** ASSIGNED TASK **
Set down all of the entries precisely as they were written.

**** RECORDS FOR THIS TASK ****

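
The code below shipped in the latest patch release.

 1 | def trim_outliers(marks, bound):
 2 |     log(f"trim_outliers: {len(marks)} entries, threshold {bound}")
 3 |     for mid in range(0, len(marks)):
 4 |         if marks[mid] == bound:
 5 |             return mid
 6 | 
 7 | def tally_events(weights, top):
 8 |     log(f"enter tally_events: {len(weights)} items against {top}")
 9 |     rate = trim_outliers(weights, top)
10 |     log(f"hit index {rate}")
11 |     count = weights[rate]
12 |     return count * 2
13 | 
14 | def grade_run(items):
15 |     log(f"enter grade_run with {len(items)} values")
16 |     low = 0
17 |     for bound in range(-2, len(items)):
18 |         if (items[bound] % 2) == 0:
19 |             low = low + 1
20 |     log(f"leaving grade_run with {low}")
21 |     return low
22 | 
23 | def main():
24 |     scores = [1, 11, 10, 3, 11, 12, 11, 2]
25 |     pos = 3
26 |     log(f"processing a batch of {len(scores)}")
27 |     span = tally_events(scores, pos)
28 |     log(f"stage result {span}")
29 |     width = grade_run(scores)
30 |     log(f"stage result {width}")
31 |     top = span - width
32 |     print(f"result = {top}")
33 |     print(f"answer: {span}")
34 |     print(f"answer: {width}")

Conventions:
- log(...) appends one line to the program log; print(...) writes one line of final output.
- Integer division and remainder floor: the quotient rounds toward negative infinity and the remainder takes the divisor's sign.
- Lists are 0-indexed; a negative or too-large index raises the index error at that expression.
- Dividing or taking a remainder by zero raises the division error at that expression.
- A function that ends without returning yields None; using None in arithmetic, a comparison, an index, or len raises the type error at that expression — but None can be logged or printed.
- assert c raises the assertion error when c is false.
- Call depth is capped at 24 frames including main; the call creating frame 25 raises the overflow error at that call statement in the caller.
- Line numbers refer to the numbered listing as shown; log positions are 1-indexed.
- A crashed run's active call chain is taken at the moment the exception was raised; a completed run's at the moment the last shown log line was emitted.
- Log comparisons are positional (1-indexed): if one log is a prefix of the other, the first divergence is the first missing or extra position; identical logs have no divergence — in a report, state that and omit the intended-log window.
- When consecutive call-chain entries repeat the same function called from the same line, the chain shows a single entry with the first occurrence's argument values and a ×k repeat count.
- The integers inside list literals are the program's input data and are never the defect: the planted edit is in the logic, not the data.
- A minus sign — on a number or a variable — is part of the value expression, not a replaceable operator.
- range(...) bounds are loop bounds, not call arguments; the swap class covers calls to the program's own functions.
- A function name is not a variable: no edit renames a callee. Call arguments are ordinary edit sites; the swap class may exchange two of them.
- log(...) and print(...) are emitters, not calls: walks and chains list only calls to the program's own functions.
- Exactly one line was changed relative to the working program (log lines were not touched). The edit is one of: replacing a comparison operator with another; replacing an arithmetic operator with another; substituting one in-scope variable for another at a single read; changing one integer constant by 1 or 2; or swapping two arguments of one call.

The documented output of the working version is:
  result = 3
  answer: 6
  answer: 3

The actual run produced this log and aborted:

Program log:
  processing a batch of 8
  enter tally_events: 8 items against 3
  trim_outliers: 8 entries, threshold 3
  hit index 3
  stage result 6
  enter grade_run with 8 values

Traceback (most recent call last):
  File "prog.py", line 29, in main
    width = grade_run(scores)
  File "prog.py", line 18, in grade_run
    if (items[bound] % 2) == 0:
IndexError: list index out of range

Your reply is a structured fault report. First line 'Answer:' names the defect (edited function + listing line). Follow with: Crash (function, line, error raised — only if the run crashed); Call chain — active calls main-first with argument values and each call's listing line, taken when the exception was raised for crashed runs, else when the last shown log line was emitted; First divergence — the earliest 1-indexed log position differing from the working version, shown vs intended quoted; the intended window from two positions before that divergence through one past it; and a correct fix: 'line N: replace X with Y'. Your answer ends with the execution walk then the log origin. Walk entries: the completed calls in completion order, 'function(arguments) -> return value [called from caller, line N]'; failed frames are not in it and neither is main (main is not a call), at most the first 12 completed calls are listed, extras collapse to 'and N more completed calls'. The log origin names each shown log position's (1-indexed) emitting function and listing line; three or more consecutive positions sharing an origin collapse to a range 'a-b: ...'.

Answer: the defect is in grade_run at line 17.
Key fact: A complete run would log 'leaving grade_run with 3' next, but this one stopped at 6 lines.
Crash: grade_run, line 18, IndexError.
Call chain: main -> grade_run([1, 11, 10, 3, 11, 12, 11, 2]) (called at line 29).
First divergence: position 7 — the faulty run's log ends after 6 lines; the working version continues with 'leaving grade_run with 3'.
Intended log window:
  5: stage result 6
  6: enter grade_run with 8 values
  7: leaving grade_run with 3
  8: stage result 3
Execution walk:
  trim_outliers([1, 11, 10, 3, 11, 12, 11, 2], 3) -> 3  [called from tally_events, line 9]
  tally_events([1, 11, 10, 3, 11, 12, 11, 2], 3) -> 6  [called from main, line 27]
Log origins:
  1: logged in main at line 26
  2: logged in tally_events at line 8
  3: logged in trim_outliers at line 2
  4: logged in tally_events at line 10
  5: logged in main at line 28
  6: logged in grade_run at line 15
A correct fix: line 17: replace `-2` with `0`.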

****

** WORKED SOLUTION **
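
The code below shipped in the latest patch release.

 1 | def trim_outliers(marks, bound):
 2 |     log(f"trim_outliers: {len(marks)} entries, threshold {bound}")
 3 |     for mid in range(0, len(marks)):
 4 |         if marks[mid] == bound:
 5 |             return mid
 6 | 
 7 | def tally_events(weights, top):
 8 |     log(f"enter tally_events: {len(weights)} items against {top}")
 9 |     rate = trim_outliers(weights, top)
10 |     log(f"hit index {rate}")
11 |     count = weights[rate]
12 |     return count * 2
13 | 
14 | def grade_run(items):
15 |     log(f"enter grade_run with {len(items)} values")
16 |     low = 0
17 |     for bound in range(-2, len(items)):
18 |         if (items[bound] % 2) == 0:
19 |             low = low + 1
20 |     log(f"leaving grade_run with {low}")
21 |     return low
22 | 
23 | def main():
24 |     scores = [1, 11, 10, 3, 11, 12, 11, 2]
25 |     pos = 3
26 |     log(f"processing a batch of {len(scores)}")
27 |     span = tally_events(scores, pos)
28 |     log(f"stage result {span}")
29 |     width = grade_run(scores)
30 |     log(f"stage result {width}")
31 |     top = span - width
32 |     print(f"result = {top}")
33 |     print(f"answer: {span}")
34 |     print(f"answer: {width}")

Conventions:
- log(...) appends one line to the program log; print(...) writes one line of final output.
- Integer division and remainder floor: the quotient rounds toward negative infinity and the remainder takes the divisor's sign.
- Lists are 0-indexed; a negative or too-large index raises the index error at that expression.
- Dividing or taking a remainder by zero raises the division error at that expression.
- A function that ends without returning yields None; using None in arithmetic, a comparison, an index, or len raises the type error at that expression — but None can be logged or printed.
- assert c raises the assertion error when c is false.
- Call depth is capped at 24 frames including main; the call creating frame 25 raises the overflow error at that call statement in the caller.
- Line numbers refer to the numbered listing as shown; log positions are 1-indexed.
- A crashed run's active call chain is taken at the moment the exception was raised; a completed run's at the moment the last shown log line was emitted.
- Log comparisons are positional (1-indexed): if one log is a prefix of the other, the first divergence is the first missing or extra position; identical logs have no divergence — in a report, state that and omit the intended-log window.
- When consecutive call-chain entries repeat the same function called from the same line, the chain shows a single entry with the first occurrence's argument values and a ×k repeat count.
- The integers inside list literals are the program's input data and are never the defect: the planted edit is in the logic, not the data.
- A minus sign — on a number or a variable — is part of the value expression, not a replaceable operator.
- range(...) bounds are loop bounds, not call arguments; the swap class covers calls to the program's own functions.
- A function name is not a variable: no edit renames a callee. Call arguments are ordinary edit sites; the swap class may exchange two of them.
- log(...) and print(...) are emitters, not calls: walks and chains list only calls to the program's own functions.
- Exactly one line was changed relative to the working program (log lines were not touched). The edit is one of: replacing a comparison operator with another; replacing an arithmetic operator with another; substituting one in-scope variable for another at a single read; changing one integer constant by 1 or 2; or swapping two arguments of one call.

The documented output of the working version is:
  result = 3
  answer: 6
  answer: 3

The actual run produced this log and aborted:

Program log:
  processing a batch of 8
  enter tally_events: 8 items against 3
  trim_outliers: 8 entries, threshold 3
  hit index 3
  stage result 6
  enter grade_run with 8 values

Traceback (most recent call last):
  File "prog.py", line 29, in main
    width = grade_run(scores)
  File "prog.py", line 18, in grade_run
    if (items[bound] % 2) == 0:
IndexError: list index out of range

Your reply is a structured fault report. First line 'Answer:' names the defect (edited function + listing line). Follow with: Crash (function, line, error raised — only if the run crashed); Call chain — active calls main-first with argument values and each call's listing line, taken when the exception was raised for crashed runs, else when the last shown log line was emitted; First divergence — the earliest 1-indexed log position differing from the working version, shown vs intended quoted; the intended window from two positions before that divergence through one past it; and a correct fix: 'line N: replace X with Y'. Your answer ends with the execution walk then the log origin. Walk entries: the completed calls in completion order, 'function(arguments) -> return value [called from caller, line N]'; failed frames are not in it and neither is main (main is not a call), at most the first 12 completed calls are listed, extras collapse to 'and N more completed calls'. The log origin names each shown log position's (1-indexed) emitting function and listing line; three or more consecutive positions sharing an origin collapse to a range 'a-b: ...'.

Answer: the defect is in grade_run at line 17.
Key fact: A complete run would log 'leaving grade_run with 3' next, but this one stopped at 6 lines.
Crash: grade_run, line 18, IndexError.
Call chain: main -> grade_run([1, 11, 10, 3, 11, 12, 11, 2]) (called at line 29).
First divergence: position 7 — the faulty run's log ends after 6 lines; the working version continues with 'leaving grade_run with 3'.
Intended log window:
  5: stage result 6
  6: enter grade_run with 8 values
  7: leaving grade_run with 3
  8: stage result 3
Execution walk:
  trim_outliers([1, 11, 10, 3, 11, 12, 11, 2], 3) -> 3  [called from tally_events, line 9]
  tally_events([1, 11, 10, 3, 11, 12, 11, 2], 3) -> 6  [called from main, line 27]
Log origins:
  1: logged in main at line 26
  2: logged in tally_events at line 8
  3: logged in trim_outliers at line 2
  4: logged in tally_events at line 10
  5: logged in main at line 28
  6: logged in grade_run at line 15
A correct fix: line 17: replace `-2` with `0`.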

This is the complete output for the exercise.